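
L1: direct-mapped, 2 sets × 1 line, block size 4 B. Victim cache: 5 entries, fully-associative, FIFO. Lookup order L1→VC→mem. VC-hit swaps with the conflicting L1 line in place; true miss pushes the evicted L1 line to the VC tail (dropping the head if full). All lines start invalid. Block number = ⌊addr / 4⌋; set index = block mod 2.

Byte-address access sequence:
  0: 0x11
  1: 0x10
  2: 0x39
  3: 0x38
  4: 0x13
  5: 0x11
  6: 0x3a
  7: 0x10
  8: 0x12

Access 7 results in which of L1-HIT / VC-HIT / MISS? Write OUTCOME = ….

OUTCOME = VC-HIT

0: 0x11 (blk 4, set 0) → MISS  vc=[]
1: 0x10 (blk 4, set 0) → L1-HIT  vc=[]
2: 0x39 (blk 14, set 0) → MISS  vc=[4]
3: 0x38 (blk 14, set 0) → L1-HIT  vc=[4]
4: 0x13 (blk 4, set 0) → VC-HIT  vc=[14]
5: 0x11 (blk 4, set 0) → L1-HIT  vc=[14]
6: 0x3a (blk 14, set 0) → VC-HIT  vc=[4]
7: 0x10 (blk 4, set 0) → VC-HIT  vc=[14]
8: 0x12 (blk 4, set 0) → L1-HIT  vc=[14]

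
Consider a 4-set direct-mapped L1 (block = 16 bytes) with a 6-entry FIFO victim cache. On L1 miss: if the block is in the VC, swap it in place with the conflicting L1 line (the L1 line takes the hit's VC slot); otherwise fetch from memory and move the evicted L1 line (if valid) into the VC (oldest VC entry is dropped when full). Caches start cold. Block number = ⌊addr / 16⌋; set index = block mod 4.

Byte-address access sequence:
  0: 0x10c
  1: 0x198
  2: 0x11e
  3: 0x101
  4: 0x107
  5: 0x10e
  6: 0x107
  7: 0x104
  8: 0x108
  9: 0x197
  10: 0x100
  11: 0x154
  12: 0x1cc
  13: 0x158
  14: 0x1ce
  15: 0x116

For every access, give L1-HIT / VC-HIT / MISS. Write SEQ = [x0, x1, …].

0: 0x10c (blk 16, set 0) → MISS  vc=[]
1: 0x198 (blk 25, set 1) → MISS  vc=[]
2: 0x11e (blk 17, set 1) → MISS  vc=[25]
3: 0x101 (blk 16, set 0) → L1-HIT  vc=[25]
4: 0x107 (blk 16, set 0) → L1-HIT  vc=[25]
5: 0x10e (blk 16, set 0) → L1-HIT  vc=[25]
6: 0x107 (blk 16, set 0) → L1-HIT  vc=[25]
7: 0x104 (blk 16, set 0) → L1-HIT  vc=[25]
8: 0x108 (blk 16, set 0) → L1-HIT  vc=[25]
9: 0x197 (blk 25, set 1) → VC-HIT  vc=[17]
10: 0x100 (blk 16, set 0) → L1-HIT  vc=[17]
11: 0x154 (blk 21, set 1) → MISS  vc=[17, 25]
12: 0x1cc (blk 28, set 0) → MISS  vc=[17, 25, 16]
13: 0x158 (blk 21, set 1) → L1-HIT  vc=[17, 25, 16]
14: 0x1ce (blk 28, set 0) → L1-HIT  vc=[17, 25, 16]
15: 0x116 (blk 17, set 1) → VC-HIT  vc=[21, 25, 16]

SEQ = [MISS, MISS, MISS, L1-HIT, L1-HIT, L1-HIT, L1-HIT, L1-HIT, L1-HIT, VC-HIT, L1-HIT, MISS, MISS, L1-HIT, L1-HIT, VC-HIT]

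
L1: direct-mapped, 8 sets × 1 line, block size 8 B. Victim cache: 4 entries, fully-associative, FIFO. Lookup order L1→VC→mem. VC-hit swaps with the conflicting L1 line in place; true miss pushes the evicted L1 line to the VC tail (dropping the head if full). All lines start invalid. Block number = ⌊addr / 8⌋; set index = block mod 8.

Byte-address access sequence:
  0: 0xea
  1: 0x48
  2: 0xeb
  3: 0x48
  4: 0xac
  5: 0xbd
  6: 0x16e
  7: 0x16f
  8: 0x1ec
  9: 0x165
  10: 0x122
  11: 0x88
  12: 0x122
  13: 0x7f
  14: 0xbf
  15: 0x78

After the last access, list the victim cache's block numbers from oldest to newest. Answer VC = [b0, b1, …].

#0 0xea→b29/s5 MISS; vc=[]
#1 0x48→b9/s1 MISS; vc=[]
#2 0xeb→b29/s5 L1-HIT; vc=[]
#3 0x48→b9/s1 L1-HIT; vc=[]
#4 0xac→b21/s5 MISS; vc=[29]
#5 0xbd→b23/s7 MISS; vc=[29]
#6 0x16e→b45/s5 MISS; vc=[29,21]
#7 0x16f→b45/s5 L1-HIT; vc=[29,21]
#8 0x1ec→b61/s5 MISS; vc=[29,21,45]
#9 0x165→b44/s4 MISS; vc=[29,21,45]
#10 0x122→b36/s4 MISS; vc=[29,21,45,44]
#11 0x88→b17/s1 MISS; vc=[21,45,44,9]
#12 0x122→b36/s4 L1-HIT; vc=[21,45,44,9]
#13 0x7f→b15/s7 MISS; vc=[45,44,9,23]
#14 0xbf→b23/s7 VC-HIT; vc=[45,44,9,15]
#15 0x78→b15/s7 VC-HIT; vc=[45,44,9,23]

VC = [45, 44, 9, 23]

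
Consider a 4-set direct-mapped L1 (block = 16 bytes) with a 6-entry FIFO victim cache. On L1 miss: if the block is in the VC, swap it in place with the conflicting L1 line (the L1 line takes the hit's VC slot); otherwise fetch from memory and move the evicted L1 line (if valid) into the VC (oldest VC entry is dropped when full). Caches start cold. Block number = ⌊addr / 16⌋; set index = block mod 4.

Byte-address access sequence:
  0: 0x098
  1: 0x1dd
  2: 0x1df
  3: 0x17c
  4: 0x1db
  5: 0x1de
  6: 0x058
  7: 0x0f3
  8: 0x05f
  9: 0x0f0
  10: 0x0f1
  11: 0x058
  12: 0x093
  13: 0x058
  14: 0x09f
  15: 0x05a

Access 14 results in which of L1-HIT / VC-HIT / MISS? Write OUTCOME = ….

#0 0x98→b9/s1 MISS; vc=[]
#1 0x1dd→b29/s1 MISS; vc=[9]
#2 0x1df→b29/s1 L1-HIT; vc=[9]
#3 0x17c→b23/s3 MISS; vc=[9]
#4 0x1db→b29/s1 L1-HIT; vc=[9]
#5 0x1de→b29/s1 L1-HIT; vc=[9]
#6 0x58→b5/s1 MISS; vc=[9,29]
#7 0xf3→b15/s3 MISS; vc=[9,29,23]
#8 0x5f→b5/s1 L1-HIT; vc=[9,29,23]
#9 0xf0→b15/s3 L1-HIT; vc=[9,29,23]
#10 0xf1→b15/s3 L1-HIT; vc=[9,29,23]
#11 0x58→b5/s1 L1-HIT; vc=[9,29,23]
#12 0x93→b9/s1 VC-HIT; vc=[5,29,23]
#13 0x58→b5/s1 VC-HIT; vc=[9,29,23]
#14 0x9f→b9/s1 VC-HIT; vc=[5,29,23]
#15 0x5a→b5/s1 VC-HIT; vc=[9,29,23]

OUTCOME = VC-HIT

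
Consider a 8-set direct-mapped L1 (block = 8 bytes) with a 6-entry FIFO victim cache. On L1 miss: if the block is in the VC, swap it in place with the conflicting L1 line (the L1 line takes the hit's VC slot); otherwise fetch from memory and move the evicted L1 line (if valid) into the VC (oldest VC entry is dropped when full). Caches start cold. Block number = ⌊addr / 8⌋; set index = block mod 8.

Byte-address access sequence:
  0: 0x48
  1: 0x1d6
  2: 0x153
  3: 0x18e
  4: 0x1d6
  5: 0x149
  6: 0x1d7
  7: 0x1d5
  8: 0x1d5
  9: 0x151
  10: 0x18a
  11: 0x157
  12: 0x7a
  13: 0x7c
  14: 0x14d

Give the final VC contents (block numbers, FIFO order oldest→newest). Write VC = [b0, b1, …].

VC = [58, 9, 49]

#0 0x48→b9/s1 MISS; vc=[]
#1 0x1d6→b58/s2 MISS; vc=[]
#2 0x153→b42/s2 MISS; vc=[58]
#3 0x18e→b49/s1 MISS; vc=[58,9]
#4 0x1d6→b58/s2 VC-HIT; vc=[42,9]
#5 0x149→b41/s1 MISS; vc=[42,9,49]
#6 0x1d7→b58/s2 L1-HIT; vc=[42,9,49]
#7 0x1d5→b58/s2 L1-HIT; vc=[42,9,49]
#8 0x1d5→b58/s2 L1-HIT; vc=[42,9,49]
#9 0x151→b42/s2 VC-HIT; vc=[58,9,49]
#10 0x18a→b49/s1 VC-HIT; vc=[58,9,41]
#11 0x157→b42/s2 L1-HIT; vc=[58,9,41]
#12 0x7a→b15/s7 MISS; vc=[58,9,41]
#13 0x7c→b15/s7 L1-HIT; vc=[58,9,41]
#14 0x14d→b41/s1 VC-HIT; vc=[58,9,49]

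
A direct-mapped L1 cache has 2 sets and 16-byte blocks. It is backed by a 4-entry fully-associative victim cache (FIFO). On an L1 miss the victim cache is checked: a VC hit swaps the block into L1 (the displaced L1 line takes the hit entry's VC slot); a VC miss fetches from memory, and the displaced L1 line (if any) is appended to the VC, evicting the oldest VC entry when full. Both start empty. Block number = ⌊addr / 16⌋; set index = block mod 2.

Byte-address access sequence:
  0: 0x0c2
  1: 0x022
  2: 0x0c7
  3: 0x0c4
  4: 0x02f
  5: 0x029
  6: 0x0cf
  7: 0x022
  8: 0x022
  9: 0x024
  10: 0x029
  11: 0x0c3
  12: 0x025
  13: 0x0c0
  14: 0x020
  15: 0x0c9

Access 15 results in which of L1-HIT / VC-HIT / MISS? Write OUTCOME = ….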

PROBLEM STATEMENT –
Supply the number of lines above that contain the word "true", and nothing else.

RESULT FOR THIS EXERCISE –
2